**Assignment**: Take the data below and extract the lines from the one with "Let F(Q, m)" to the one with "Answer: 3981423", inclusive, exactly as written.

Start of Block

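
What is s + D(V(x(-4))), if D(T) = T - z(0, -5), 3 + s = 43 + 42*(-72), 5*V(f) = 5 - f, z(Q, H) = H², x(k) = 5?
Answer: -3009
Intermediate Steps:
V(f) = 1 - f/5 (V(f) = (5 - f)/5 = 1 - f/5)
s = -2984 (s = -3 + (43 + 42*(-72)) = -3 + (43 - 3024) = -3 - 2981 = -2984)
D(T) = -25 + T (D(T) = T - 1*(-5)² = T - 1*25 = T - 25 = -25 + T)
s + D(V(x(-4))) = -2984 + (-25 + (1 - ⅕*5)) = -2984 + (-25 + (1 - 1)) = -2984 + (-25 + 0) = -2984 - 25 = -3009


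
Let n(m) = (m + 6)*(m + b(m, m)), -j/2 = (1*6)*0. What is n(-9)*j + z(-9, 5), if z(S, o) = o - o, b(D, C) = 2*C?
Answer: 0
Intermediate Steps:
z(S, o) = 0
j = 0 (j = -2*1*6*0 = -12*0 = -2*0 = 0)
n(m) = 3*m*(6 + m) (n(m) = (m + 6)*(m + 2*m) = (6 + m)*(3*m) = 3*m*(6 + m))
n(-9)*j + z(-9, 5) = (3*(-9)*(6 - 9))*0 + 0 = (3*(-9)*(-3))*0 + 0 = 81*0 + 0 = 0 + 0 = 0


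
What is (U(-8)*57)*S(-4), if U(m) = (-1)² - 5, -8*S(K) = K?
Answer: -114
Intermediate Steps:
S(K) = -K/8
U(m) = -4 (U(m) = 1 - 5 = -4)
(U(-8)*57)*S(-4) = (-4*57)*(-⅛*(-4)) = -228*½ = -114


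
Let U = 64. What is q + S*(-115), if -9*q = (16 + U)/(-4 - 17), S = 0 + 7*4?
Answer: -608500/189 ≈ -3219.6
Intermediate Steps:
S = 28 (S = 0 + 28 = 28)
q = 80/189 (q = -(16 + 64)/(9*(-4 - 17)) = -80/(9*(-21)) = -80*(-1)/(9*21) = -⅑*(-80/21) = 80/189 ≈ 0.42328)
q + S*(-115) = 80/189 + 28*(-115) = 80/189 - 3220 = -608500/189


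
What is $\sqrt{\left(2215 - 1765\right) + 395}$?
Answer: $13 \sqrt{5} \approx 29.069$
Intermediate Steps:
$\sqrt{\left(2215 - 1765\right) + 395} = \sqrt{450 + 395} = \sqrt{845} = 13 \sqrt{5}$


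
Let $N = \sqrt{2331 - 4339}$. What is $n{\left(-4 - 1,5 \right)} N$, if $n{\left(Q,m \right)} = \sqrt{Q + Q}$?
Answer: $- 4 \sqrt{1255} \approx -141.7$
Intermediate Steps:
$n{\left(Q,m \right)} = \sqrt{2} \sqrt{Q}$ ($n{\left(Q,m \right)} = \sqrt{2 Q} = \sqrt{2} \sqrt{Q}$)
$N = 2 i \sqrt{502}$ ($N = \sqrt{-2008} = 2 i \sqrt{502} \approx 44.811 i$)
$n{\left(-4 - 1,5 \right)} N = \sqrt{2} \sqrt{-4 - 1} \cdot 2 i \sqrt{502} = \sqrt{2} \sqrt{-5} \cdot 2 i \sqrt{502} = \sqrt{2} i \sqrt{5} \cdot 2 i \sqrt{502} = i \sqrt{10} \cdot 2 i \sqrt{502} = - 4 \sqrt{1255}$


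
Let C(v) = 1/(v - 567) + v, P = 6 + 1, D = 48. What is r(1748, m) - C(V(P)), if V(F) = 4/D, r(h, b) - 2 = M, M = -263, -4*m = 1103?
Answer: -21313655/81636 ≈ -261.08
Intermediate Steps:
m = -1103/4 (m = -¼*1103 = -1103/4 ≈ -275.75)
r(h, b) = -261 (r(h, b) = 2 - 263 = -261)
P = 7
V(F) = 1/12 (V(F) = 4/48 = 4*(1/48) = 1/12)
C(v) = v + 1/(-567 + v) (C(v) = 1/(-567 + v) + v = v + 1/(-567 + v))
r(1748, m) - C(V(P)) = -261 - (1 + (1/12)² - 567*1/12)/(-567 + 1/12) = -261 - (1 + 1/144 - 189/4)/(-6803/12) = -261 - (-12)*(-6659)/(6803*144) = -261 - 1*6659/81636 = -261 - 6659/81636 = -21313655/81636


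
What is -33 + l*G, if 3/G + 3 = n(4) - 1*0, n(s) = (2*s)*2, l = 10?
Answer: -399/13 ≈ -30.692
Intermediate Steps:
n(s) = 4*s
G = 3/13 (G = 3/(-3 + (4*4 - 1*0)) = 3/(-3 + (16 + 0)) = 3/(-3 + 16) = 3/13 ≈ 0.23077)
-33 + l*G = -33 + 10*(3/13) = -33 + 30/13 = -399/13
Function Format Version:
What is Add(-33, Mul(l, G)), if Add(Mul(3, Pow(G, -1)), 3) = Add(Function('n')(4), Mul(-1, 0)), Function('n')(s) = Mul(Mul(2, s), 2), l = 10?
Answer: Rational(-399, 13) ≈ -30.692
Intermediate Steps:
Function('n')(s) = Mul(4, s)
G = Rational(3, 13) (G = Mul(3, Pow(Add(-3, Add(Mul(4, 4), Mul(-1, 0))), -1)) = Mul(3, Pow(Add(-3, Add(16, 0)), -1)) = Mul(3, Pow(Add(-3, 16), -1)) = Mul(3, Pow(13, -1)) = Mul(3, Rational(1, 13)) = Rational(3, 13) ≈ 0.23077)
Add(-33, Mul(l, G)) = Add(-33, Mul(10, Rational(3, 13))) = Add(-33, Rational(30, 13)) = Rational(-399, 13)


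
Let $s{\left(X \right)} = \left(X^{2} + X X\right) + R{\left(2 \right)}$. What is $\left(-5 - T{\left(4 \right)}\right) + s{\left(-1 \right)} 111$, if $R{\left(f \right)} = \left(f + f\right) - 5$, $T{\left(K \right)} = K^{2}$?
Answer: $90$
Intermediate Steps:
$R{\left(f \right)} = -5 + 2 f$ ($R{\left(f \right)} = 2 f - 5 = -5 + 2 f$)
$s{\left(X \right)} = -1 + 2 X^{2}$ ($s{\left(X \right)} = \left(X^{2} + X X\right) + \left(-5 + 2 \cdot 2\right) = \left(X^{2} + X^{2}\right) + \left(-5 + 4\right) = 2 X^{2} - 1 = -1 + 2 X^{2}$)
$\left(-5 - T{\left(4 \right)}\right) + s{\left(-1 \right)} 111 = \left(-5 - 4^{2}\right) + \left(-1 + 2 \left(-1\right)^{2}\right) 111 = \left(-5 - 16\right) + \left(-1 + 2 \cdot 1\right) 111 = \left(-5 - 16\right) + \left(-1 + 2\right) 111 = -21 + 1 \cdot 111 = -21 + 111 = 90$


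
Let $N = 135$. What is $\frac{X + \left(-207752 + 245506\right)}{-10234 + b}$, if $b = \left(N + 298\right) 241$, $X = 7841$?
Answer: $\frac{45595}{94119} \approx 0.48444$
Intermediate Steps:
$b = 104353$ ($b = \left(135 + 298\right) 241 = 433 \cdot 241 = 104353$)
$\frac{X + \left(-207752 + 245506\right)}{-10234 + b} = \frac{7841 + \left(-207752 + 245506\right)}{-10234 + 104353} = \frac{7841 + 37754}{94119} = 45595 \cdot \frac{1}{94119} = \frac{45595}{94119}$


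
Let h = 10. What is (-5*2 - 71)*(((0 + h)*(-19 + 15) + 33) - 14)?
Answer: 1701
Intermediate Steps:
(-5*2 - 71)*(((0 + h)*(-19 + 15) + 33) - 14) = (-5*2 - 71)*(((0 + 10)*(-19 + 15) + 33) - 14) = (-10 - 71)*((10*(-4) + 33) - 14) = -81*((-40 + 33) - 14) = -81*(-7 - 14) = -81*(-21) = 1701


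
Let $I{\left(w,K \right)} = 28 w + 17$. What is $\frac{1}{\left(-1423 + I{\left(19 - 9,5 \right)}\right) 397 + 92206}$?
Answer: $- \frac{1}{354816} \approx -2.8184 \cdot 10^{-6}$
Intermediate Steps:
$I{\left(w,K \right)} = 17 + 28 w$
$\frac{1}{\left(-1423 + I{\left(19 - 9,5 \right)}\right) 397 + 92206} = \frac{1}{\left(-1423 + \left(17 + 28 \left(19 - 9\right)\right)\right) 397 + 92206} = \frac{1}{\left(-1423 + \left(17 + 28 \cdot 10\right)\right) 397 + 92206} = \frac{1}{\left(-1423 + \left(17 + 280\right)\right) 397 + 92206} = \frac{1}{\left(-1423 + 297\right) 397 + 92206} = \frac{1}{\left(-1126\right) 397 + 92206} = \frac{1}{-447022 + 92206} = \frac{1}{-354816} = - \frac{1}{354816}$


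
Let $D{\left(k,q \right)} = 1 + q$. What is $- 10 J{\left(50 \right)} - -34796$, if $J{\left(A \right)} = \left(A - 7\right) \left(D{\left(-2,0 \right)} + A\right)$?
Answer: $12866$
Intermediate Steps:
$J{\left(A \right)} = \left(1 + A\right) \left(-7 + A\right)$ ($J{\left(A \right)} = \left(A - 7\right) \left(\left(1 + 0\right) + A\right) = \left(-7 + A\right) \left(1 + A\right) = \left(1 + A\right) \left(-7 + A\right)$)
$- 10 J{\left(50 \right)} - -34796 = - 10 \left(-7 + 50^{2} - 300\right) - -34796 = - 10 \left(-7 + 2500 - 300\right) + 34796 = \left(-10\right) 2193 + 34796 = -21930 + 34796 = 12866$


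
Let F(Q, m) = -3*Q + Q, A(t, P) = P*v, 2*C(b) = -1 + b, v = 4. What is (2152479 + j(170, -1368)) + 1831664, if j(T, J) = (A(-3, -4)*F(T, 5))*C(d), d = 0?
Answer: 3981423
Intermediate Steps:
C(b) = -½ + b/2 (C(b) = (-1 + b)/2 = -½ + b/2)
A(t, P) = 4*P (A(t, P) = P*4 = 4*P)
F(Q, m) = -2*Q
j(T, J) = -16*T (j(T, J) = ((4*(-4))*(-2*T))*(-½ + (½)*0) = (-(-32)*T)*(-½ + 0) = (32*T)*(-½) = -16*T)
(2152479 + j(170, -1368)) + 1831664 = (2152479 - 16*170) + 1831664 = (2152479 - 2720) + 1831664 = 2149759 + 1831664 = 3981423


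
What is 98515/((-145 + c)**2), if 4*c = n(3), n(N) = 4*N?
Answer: 98515/20164 ≈ 4.8857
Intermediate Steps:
c = 3 (c = (4*3)/4 = (1/4)*12 = 3)
98515/((-145 + c)**2) = 98515/((-145 + 3)**2) = 98515/((-142)**2) = 98515/20164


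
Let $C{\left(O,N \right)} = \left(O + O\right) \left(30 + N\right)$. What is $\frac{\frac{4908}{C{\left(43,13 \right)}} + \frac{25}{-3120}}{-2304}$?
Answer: $- \frac{1522051}{2658299904} \approx -0.00057257$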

End of Block

**Result of this task**:
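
Let F(Q, m) = -3*Q + Q, A(t, P) = P*v, 2*C(b) = -1 + b, v = 4. What is (2152479 + j(170, -1368)) + 1831664, if j(T, J) = (A(-3, -4)*F(T, 5))*C(d), d = 0?
Answer: 3981423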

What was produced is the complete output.